(What the task requires)
Retype exactly the stretch of lines that begins at the line containing "Determine the total" and ends at the last line of the data, with no other lines.

[Records from a collection]
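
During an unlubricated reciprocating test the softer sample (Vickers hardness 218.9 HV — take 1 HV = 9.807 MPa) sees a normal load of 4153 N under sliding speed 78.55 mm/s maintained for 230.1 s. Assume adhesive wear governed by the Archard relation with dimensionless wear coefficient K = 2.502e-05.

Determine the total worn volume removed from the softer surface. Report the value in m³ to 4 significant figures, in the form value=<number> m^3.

The computation maintains exact precision. Intermediate values are printed rounded. Rounded once at the end to 4 significant figures.
Sliding speed v = 78.55 mm/s = 0.07855 m/s. Distance covered L = v·t = 0.07855 m/s × 230.1 s = 18.07 m.
Hardness H = 218.9 HV × 9.807 MPa/HV = 2147 MPa = 2.147e+09 Pa.
In SI base units: W = 4153 N, H = 2.147e+09 Pa, K = 2.502e-05.
Volume removed: V = K·W·L/H = 2.502e-05 · 4153 · 18.07 / 2.147e+09 = 8.748e-10 m³.

value=8.748e-10 m^3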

(Exercise solution)
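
Determine the total worn volume removed from the softer surface. Report the value in m³ to 4 significant figures, in the form value=<number> m^3.

The computation maintains exact precision. Intermediate values are printed rounded. Rounded once at the end to 4 significant figures.
Sliding speed v = 78.55 mm/s = 0.07855 m/s. Distance covered L = v·t = 0.07855 m/s × 230.1 s = 18.07 m.
Hardness H = 218.9 HV × 9.807 MPa/HV = 2147 MPa = 2.147e+09 Pa.
In SI base units: W = 4153 N, H = 2.147e+09 Pa, K = 2.502e-05.
Volume removed: V = K·W·L/H = 2.502e-05 · 4153 · 18.07 / 2.147e+09 = 8.748e-10 m³.

value=8.748e-10 m^3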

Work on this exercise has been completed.